:: ACTIVITY ::
Write the records out again, exactly.

Source data:
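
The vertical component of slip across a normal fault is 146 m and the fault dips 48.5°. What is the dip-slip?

195 m

dip-slip = throw / sin(dip) = 146 / sin(48.5°) = 195 m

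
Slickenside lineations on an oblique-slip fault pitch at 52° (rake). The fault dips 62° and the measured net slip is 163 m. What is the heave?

60.3 m

dip-slip = net slip × sin(rake) = 163 m × sin(52°) = 128.4 m
heave = dip-slip × cos(dip) = 128.4 × cos(62°) = 60.3 m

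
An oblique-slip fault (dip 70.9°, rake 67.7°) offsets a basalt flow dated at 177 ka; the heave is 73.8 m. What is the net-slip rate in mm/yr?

1.38 mm/yr

dip-slip = heave / cos(dip) = 73.8 / cos(70.9°) = 225.5 m
net slip = dip-slip / sin(rake) = 225.5 / sin(67.7°) = 243.8 m
rate = 243.8 m / 177 ka = 0.00138 m/yr = 1.38 mm/yr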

:: RESPONSE ::
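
The vertical component of slip across a normal fault is 146 m and the fault dips 48.5°. What is the dip-slip?

195 m

dip-slip = throw / sin(dip) = 146 / sin(48.5°) = 195 m

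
Slickenside lineations on an oblique-slip fault pitch at 52° (rake). The fault dips 62° and the measured net slip is 163 m. What is the heave?

60.3 m

dip-slip = net slip × sin(rake) = 163 m × sin(52°) = 128.4 m
heave = dip-slip × cos(dip) = 128.4 × cos(62°) = 60.3 m

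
An oblique-slip fault (dip 70.9°, rake 67.7°) offsets a basalt flow dated at 177 ka; the heave is 73.8 m. What is the net-slip rate in mm/yr?

1.38 mm/yr

dip-slip = heave / cos(dip) = 73.8 / cos(70.9°) = 225.5 m
net slip = dip-slip / sin(rake) = 225.5 / sin(67.7°) = 243.8 m
rate = 243.8 m / 177 ka = 0.00138 m/yr = 1.38 mm/yr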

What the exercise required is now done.